┌──

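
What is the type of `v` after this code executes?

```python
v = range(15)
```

range() returns a range object

range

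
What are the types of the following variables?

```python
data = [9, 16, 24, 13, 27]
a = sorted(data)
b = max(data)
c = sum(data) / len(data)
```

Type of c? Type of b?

int / int returns float; max of ints returns int

float, int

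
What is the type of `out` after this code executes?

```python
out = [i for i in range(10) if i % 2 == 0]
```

A list comprehension [...] produces a list

list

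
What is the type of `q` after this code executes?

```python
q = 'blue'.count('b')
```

str.count() returns int

int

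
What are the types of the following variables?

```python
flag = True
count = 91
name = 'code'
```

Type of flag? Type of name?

flag is bool; name is str

bool, str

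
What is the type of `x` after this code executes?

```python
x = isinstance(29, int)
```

isinstance() returns bool

bool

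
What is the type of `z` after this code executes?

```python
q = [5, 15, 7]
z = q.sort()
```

list.sort() returns None (sorts in place)

NoneType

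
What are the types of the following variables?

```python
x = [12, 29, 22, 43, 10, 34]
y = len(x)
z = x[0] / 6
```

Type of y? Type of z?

len() returns int; int / int returns float

int, float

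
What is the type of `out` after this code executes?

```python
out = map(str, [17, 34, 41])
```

map() returns a map iterator object

map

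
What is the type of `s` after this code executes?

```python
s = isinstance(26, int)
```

isinstance() returns bool

bool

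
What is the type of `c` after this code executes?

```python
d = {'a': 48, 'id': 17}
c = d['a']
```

Accessing dict[str, int] with key 'a' returns int value 48

int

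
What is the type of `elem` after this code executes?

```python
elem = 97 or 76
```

'or' returns the first truthy value (97, which is int)

int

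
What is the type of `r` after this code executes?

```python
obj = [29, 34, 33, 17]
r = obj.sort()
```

list.sort() returns None (sorts in place)

NoneType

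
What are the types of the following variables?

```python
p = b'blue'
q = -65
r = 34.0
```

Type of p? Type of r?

p is bytes; r is float

bytes, float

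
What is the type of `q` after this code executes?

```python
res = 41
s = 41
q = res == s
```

Equality comparison returns bool

bool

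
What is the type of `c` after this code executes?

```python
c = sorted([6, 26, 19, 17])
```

sorted() always returns list

list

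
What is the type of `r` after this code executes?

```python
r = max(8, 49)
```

max() of ints returns int

int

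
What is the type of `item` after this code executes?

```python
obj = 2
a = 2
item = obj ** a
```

int ** positive int returns int (2 ** 2 = 4)

int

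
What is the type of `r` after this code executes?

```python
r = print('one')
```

print() returns None

NoneType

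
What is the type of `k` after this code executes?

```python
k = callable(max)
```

callable() returns bool

bool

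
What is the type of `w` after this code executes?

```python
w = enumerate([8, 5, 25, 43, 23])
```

enumerate() returns an enumerate iterator object

enumerate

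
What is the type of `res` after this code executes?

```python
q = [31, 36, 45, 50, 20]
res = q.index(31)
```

list.index() returns int

int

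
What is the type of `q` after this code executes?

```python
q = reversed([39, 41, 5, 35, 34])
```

reversed() on a list returns a list_reverseiterator

list_reverseiterator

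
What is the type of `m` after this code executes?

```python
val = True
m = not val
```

'not' always returns bool

bool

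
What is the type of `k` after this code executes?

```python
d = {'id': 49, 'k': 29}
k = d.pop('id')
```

dict.pop() returns the value (int)

int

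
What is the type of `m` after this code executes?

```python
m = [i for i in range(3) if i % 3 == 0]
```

A list comprehension [...] produces a list

list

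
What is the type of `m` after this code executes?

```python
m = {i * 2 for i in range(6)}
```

A set comprehension {expr for x in iterable} produces a set

set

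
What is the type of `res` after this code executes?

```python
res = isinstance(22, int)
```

isinstance() returns bool

bool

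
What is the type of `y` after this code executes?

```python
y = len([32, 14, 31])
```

len() always returns int

int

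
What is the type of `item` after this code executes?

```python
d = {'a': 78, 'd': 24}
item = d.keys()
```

.keys() returns a dict_keys view object

dict_keys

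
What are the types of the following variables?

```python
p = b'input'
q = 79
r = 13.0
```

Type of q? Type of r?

q is int; r is float

int, float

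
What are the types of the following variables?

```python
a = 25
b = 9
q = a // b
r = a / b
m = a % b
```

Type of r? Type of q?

int / int returns float; int // int returns int

float, int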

└──

Description of the task ::
Reproduce all of the entries word for word.

Task solution ::
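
What is the type of `v` after this code executes?

```python
v = range(15)
```

range() returns a range object

range

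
What are the types of the following variables?

```python
data = [9, 16, 24, 13, 27]
a = sorted(data)
b = max(data)
c = sum(data) / len(data)
```

Type of c? Type of b?

int / int returns float; max of ints returns int

float, int

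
What is the type of `out` after this code executes?

```python
out = [i for i in range(10) if i % 2 == 0]
```

A list comprehension [...] produces a list

list

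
What is the type of `q` after this code executes?

```python
q = 'blue'.count('b')
```

str.count() returns int

int

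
What are the types of the following variables?

```python
flag = True
count = 91
name = 'code'
```

Type of flag? Type of name?

flag is bool; name is str

bool, str

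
What is the type of `x` after this code executes?

```python
x = isinstance(29, int)
```

isinstance() returns bool

bool

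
What is the type of `z` after this code executes?

```python
q = [5, 15, 7]
z = q.sort()
```

list.sort() returns None (sorts in place)

NoneType

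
What are the types of the following variables?

```python
x = [12, 29, 22, 43, 10, 34]
y = len(x)
z = x[0] / 6
```

Type of y? Type of z?

len() returns int; int / int returns float

int, float

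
What is the type of `out` after this code executes?

```python
out = map(str, [17, 34, 41])
```

map() returns a map iterator object

map

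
What is the type of `s` after this code executes?

```python
s = isinstance(26, int)
```

isinstance() returns bool

bool

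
What is the type of `c` after this code executes?

```python
d = {'a': 48, 'id': 17}
c = d['a']
```

Accessing dict[str, int] with key 'a' returns int value 48

int

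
What is the type of `elem` after this code executes?

```python
elem = 97 or 76
```

'or' returns the first truthy value (97, which is int)

int

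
What is the type of `r` after this code executes?

```python
obj = [29, 34, 33, 17]
r = obj.sort()
```

list.sort() returns None (sorts in place)

NoneType

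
What are the types of the following variables?

```python
p = b'blue'
q = -65
r = 34.0
```

Type of p? Type of r?

p is bytes; r is float

bytes, float

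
What is the type of `q` after this code executes?

```python
res = 41
s = 41
q = res == s
```

Equality comparison returns bool

bool

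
What is the type of `c` after this code executes?

```python
c = sorted([6, 26, 19, 17])
```

sorted() always returns list

list

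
What is the type of `r` after this code executes?

```python
r = max(8, 49)
```

max() of ints returns int

int

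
What is the type of `item` after this code executes?

```python
obj = 2
a = 2
item = obj ** a
```

int ** positive int returns int (2 ** 2 = 4)

int

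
What is the type of `r` after this code executes?

```python
r = print('one')
```

print() returns None

NoneType

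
What is the type of `k` after this code executes?

```python
k = callable(max)
```

callable() returns bool

bool

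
What is the type of `w` after this code executes?

```python
w = enumerate([8, 5, 25, 43, 23])
```

enumerate() returns an enumerate iterator object

enumerate

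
What is the type of `res` after this code executes?

```python
q = [31, 36, 45, 50, 20]
res = q.index(31)
```

list.index() returns int

int

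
What is the type of `q` after this code executes?

```python
q = reversed([39, 41, 5, 35, 34])
```

reversed() on a list returns a list_reverseiterator

list_reverseiterator

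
What is the type of `m` after this code executes?

```python
val = True
m = not val
```

'not' always returns bool

bool

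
What is the type of `k` after this code executes?

```python
d = {'id': 49, 'k': 29}
k = d.pop('id')
```

dict.pop() returns the value (int)

int

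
What is the type of `m` after this code executes?

```python
m = [i for i in range(3) if i % 3 == 0]
```

A list comprehension [...] produces a list

list

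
What is the type of `m` after this code executes?

```python
m = {i * 2 for i in range(6)}
```

A set comprehension {expr for x in iterable} produces a set

set

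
What is the type of `res` after this code executes?

```python
res = isinstance(22, int)
```

isinstance() returns bool

bool

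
What is the type of `y` after this code executes?

```python
y = len([32, 14, 31])
```

len() always returns int

int

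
What is the type of `item` after this code executes?

```python
d = {'a': 78, 'd': 24}
item = d.keys()
```

.keys() returns a dict_keys view object

dict_keys

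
What are the types of the following variables?

```python
p = b'input'
q = 79
r = 13.0
```

Type of q? Type of r?

q is int; r is float

int, float

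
What are the types of the following variables?

```python
a = 25
b = 9
q = a // b
r = a / b
m = a % b
```

Type of r? Type of q?

int / int returns float; int // int returns int

float, int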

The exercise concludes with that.